§ About this exercise
Which lines run from the line with "Given the code" through the line with "Find the LZ77" in the entries below? Print them exactly, both ends included, and nothing more.

*** Opening Exercise material ***

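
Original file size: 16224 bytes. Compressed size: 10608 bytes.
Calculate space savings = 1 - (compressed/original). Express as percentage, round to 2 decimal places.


ratio = compressed/original = 10608/16224 = 0.653846
savings = 1 - ratio = 1 - 0.653846 = 0.346154
as a percentage: 0.346154 * 100 = 34.62%

Space savings = 1 - 10608/16224 = 34.62%


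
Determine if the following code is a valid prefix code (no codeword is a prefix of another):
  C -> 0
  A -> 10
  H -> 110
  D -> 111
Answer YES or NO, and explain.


Checking each pair (does one codeword prefix another?):
  C='0' vs A='10': no prefix
  C='0' vs H='110': no prefix
  C='0' vs D='111': no prefix
  A='10' vs C='0': no prefix
  A='10' vs H='110': no prefix
  A='10' vs D='111': no prefix
  H='110' vs C='0': no prefix
  H='110' vs A='10': no prefix
  H='110' vs D='111': no prefix
  D='111' vs C='0': no prefix
  D='111' vs A='10': no prefix
  D='111' vs H='110': no prefix
No violation found over all pairs.

YES -- this is a valid prefix code. No codeword is a prefix of any other codeword.


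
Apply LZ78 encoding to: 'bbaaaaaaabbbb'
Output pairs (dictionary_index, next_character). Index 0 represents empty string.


LZ78 encoding steps:
Dictionary: {0: ''}
Step 1: w='' (idx 0), next='b' -> output (0, 'b'), add 'b' as idx 1
Step 2: w='b' (idx 1), next='a' -> output (1, 'a'), add 'ba' as idx 2
Step 3: w='' (idx 0), next='a' -> output (0, 'a'), add 'a' as idx 3
Step 4: w='a' (idx 3), next='a' -> output (3, 'a'), add 'aa' as idx 4
Step 5: w='aa' (idx 4), next='a' -> output (4, 'a'), add 'aaa' as idx 5
Step 6: w='b' (idx 1), next='b' -> output (1, 'b'), add 'bb' as idx 6
Step 7: w='bb' (idx 6), end of input -> output (6, '')


Encoded: [(0, 'b'), (1, 'a'), (0, 'a'), (3, 'a'), (4, 'a'), (1, 'b'), (6, '')]


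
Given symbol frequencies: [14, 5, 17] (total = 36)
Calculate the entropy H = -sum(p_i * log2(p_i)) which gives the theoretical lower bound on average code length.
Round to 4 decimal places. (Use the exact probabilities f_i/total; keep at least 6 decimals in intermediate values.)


Per-symbol terms -p_i * log2(p_i) with p_i = f_i/36:
  p = 14/36 = 0.388889: log2(p) = -1.362570, -p*log2(p) = 0.529888
  p = 5/36 = 0.138889: log2(p) = -2.847997, -p*log2(p) = 0.395555
  p = 17/36 = 0.472222: log2(p) = -1.082462, -p*log2(p) = 0.511163
H = 0.529888 + 0.395555 + 0.511163 = 1.436606

H = 1.4366 bits/symbol


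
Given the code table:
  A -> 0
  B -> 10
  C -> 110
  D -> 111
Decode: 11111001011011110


Decoding:
111 -> D
110 -> C
0 -> A
10 -> B
110 -> C
111 -> D
10 -> B


Result: DCABCDB


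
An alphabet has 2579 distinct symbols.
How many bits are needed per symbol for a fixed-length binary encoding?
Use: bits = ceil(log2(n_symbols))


log2(2579) = 11.3326
Bracket: 2^11 = 2048 < 2579 <= 2^12 = 4096
So ceil(log2(2579)) = 12

bits = ceil(log2(2579)) = ceil(11.3326) = 12 bits


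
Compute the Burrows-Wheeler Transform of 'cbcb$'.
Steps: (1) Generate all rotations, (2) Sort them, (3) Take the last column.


Rotations (sorted):
  0: $cbcb -> last char: b
  1: b$cbc -> last char: c
  2: bcb$c -> last char: c
  3: cb$cb -> last char: b
  4: cbcb$ -> last char: $


BWT = bccb$


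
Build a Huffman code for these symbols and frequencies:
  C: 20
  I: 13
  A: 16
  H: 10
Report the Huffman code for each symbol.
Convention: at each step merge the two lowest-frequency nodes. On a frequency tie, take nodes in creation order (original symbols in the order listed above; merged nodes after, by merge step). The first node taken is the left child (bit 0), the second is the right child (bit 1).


Huffman tree construction:
Step 1: Merge H(10) + I(13) = 23
Step 2: Merge A(16) + C(20) = 36
Step 3: Merge (H+I)(23) + (A+C)(36) = 59
Read each symbol's code off the tree from the root (left child = 0, right child = 1).

Codes:
  C: 11 (length 2)
  I: 01 (length 2)
  A: 10 (length 2)
  H: 00 (length 2)
Average code length: 118/59 = 2.0000 bits/symbol


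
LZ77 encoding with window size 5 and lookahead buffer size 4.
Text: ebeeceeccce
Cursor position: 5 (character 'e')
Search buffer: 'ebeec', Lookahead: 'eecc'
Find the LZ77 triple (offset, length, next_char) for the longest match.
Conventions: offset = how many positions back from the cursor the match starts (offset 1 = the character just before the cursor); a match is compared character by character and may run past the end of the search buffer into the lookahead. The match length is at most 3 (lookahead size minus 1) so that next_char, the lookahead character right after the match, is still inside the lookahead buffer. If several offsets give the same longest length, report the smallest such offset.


Try each offset into the search buffer:
  offset=1 (pos 4, char 'c'): match length 0
  offset=2 (pos 3, char 'e'): match length 1
  offset=3 (pos 2, char 'e'): match length 3
  offset=4 (pos 1, char 'b'): match length 0
  offset=5 (pos 0, char 'e'): match length 1
Longest match has length 3 at offset 3.
next_char = character at position 5 + 3 = 8 -> 'c'

Best match: offset=3, length=3 (matching 'eec' starting at position 2)
LZ77 triple: (3, 3, 'c')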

*** Closing Exercise material ***

§ Output for this exercise
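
Given the code table:
  A -> 0
  B -> 10
  C -> 110
  D -> 111
Decode: 11111001011011110


Decoding:
111 -> D
110 -> C
0 -> A
10 -> B
110 -> C
111 -> D
10 -> B


Result: DCABCDB


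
An alphabet has 2579 distinct symbols.
How many bits are needed per symbol for a fixed-length binary encoding?
Use: bits = ceil(log2(n_symbols))


log2(2579) = 11.3326
Bracket: 2^11 = 2048 < 2579 <= 2^12 = 4096
So ceil(log2(2579)) = 12

bits = ceil(log2(2579)) = ceil(11.3326) = 12 bits


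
Compute the Burrows-Wheeler Transform of 'cbcb$'.
Steps: (1) Generate all rotations, (2) Sort them, (3) Take the last column.


Rotations (sorted):
  0: $cbcb -> last char: b
  1: b$cbc -> last char: c
  2: bcb$c -> last char: c
  3: cb$cb -> last char: b
  4: cbcb$ -> last char: $


BWT = bccb$


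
Build a Huffman code for these symbols and frequencies:
  C: 20
  I: 13
  A: 16
  H: 10
Report the Huffman code for each symbol.
Convention: at each step merge the two lowest-frequency nodes. On a frequency tie, take nodes in creation order (original symbols in the order listed above; merged nodes after, by merge step). The first node taken is the left child (bit 0), the second is the right child (bit 1).


Huffman tree construction:
Step 1: Merge H(10) + I(13) = 23
Step 2: Merge A(16) + C(20) = 36
Step 3: Merge (H+I)(23) + (A+C)(36) = 59
Read each symbol's code off the tree from the root (left child = 0, right child = 1).

Codes:
  C: 11 (length 2)
  I: 01 (length 2)
  A: 10 (length 2)
  H: 00 (length 2)
Average code length: 118/59 = 2.0000 bits/symbol


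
LZ77 encoding with window size 5 and lookahead buffer size 4.
Text: ebeeceeccce
Cursor position: 5 (character 'e')
Search buffer: 'ebeec', Lookahead: 'eecc'
Find the LZ77 triple (offset, length, next_char) for the longest match.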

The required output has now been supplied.